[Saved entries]
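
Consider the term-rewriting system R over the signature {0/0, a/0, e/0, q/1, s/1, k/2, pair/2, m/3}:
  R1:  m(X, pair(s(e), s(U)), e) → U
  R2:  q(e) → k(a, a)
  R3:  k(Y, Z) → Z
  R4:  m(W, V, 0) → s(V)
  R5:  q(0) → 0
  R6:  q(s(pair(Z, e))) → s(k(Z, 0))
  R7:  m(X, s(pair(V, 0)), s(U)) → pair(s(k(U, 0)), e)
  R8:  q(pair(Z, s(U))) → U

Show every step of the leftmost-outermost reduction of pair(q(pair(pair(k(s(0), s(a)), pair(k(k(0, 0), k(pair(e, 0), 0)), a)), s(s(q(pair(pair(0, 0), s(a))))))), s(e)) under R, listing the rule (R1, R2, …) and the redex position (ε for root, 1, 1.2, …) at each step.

pair(s(a), s(e))

1. pair(q(pair(pair(k(s(0), s(a)), pair(k(k(0, 0), k(pair(e, 0), 0)), a)), s(s(q(pair(pair(0, 0), s(a))))))), s(e))  →  pair(s(q(pair(pair(0, 0), s(a)))), s(e))   [R8 at 1]
2. pair(s(q(pair(pair(0, 0), s(a)))), s(e))  →  pair(s(a), s(e))   [R8 at 1.1]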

Exercise brief: Restate the data above in full, word for word.

Solution to this task:
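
Consider the term-rewriting system R over the signature {0/0, a/0, e/0, q/1, s/1, k/2, pair/2, m/3}:
  R1:  m(X, pair(s(e), s(U)), e) → U
  R2:  q(e) → k(a, a)
  R3:  k(Y, Z) → Z
  R4:  m(W, V, 0) → s(V)
  R5:  q(0) → 0
  R6:  q(s(pair(Z, e))) → s(k(Z, 0))
  R7:  m(X, s(pair(V, 0)), s(U)) → pair(s(k(U, 0)), e)
  R8:  q(pair(Z, s(U))) → U

Show every step of the leftmost-outermost reduction of pair(q(pair(pair(k(s(0), s(a)), pair(k(k(0, 0), k(pair(e, 0), 0)), a)), s(s(q(pair(pair(0, 0), s(a))))))), s(e)) under R, listing the rule (R1, R2, …) and the redex position (ε for root, 1, 1.2, …) at each step.

pair(s(a), s(e))

1. pair(q(pair(pair(k(s(0), s(a)), pair(k(k(0, 0), k(pair(e, 0), 0)), a)), s(s(q(pair(pair(0, 0), s(a))))))), s(e))  →  pair(s(q(pair(pair(0, 0), s(a)))), s(e))   [R8 at 1]
2. pair(s(q(pair(pair(0, 0), s(a)))), s(e))  →  pair(s(a), s(e))   [R8 at 1.1]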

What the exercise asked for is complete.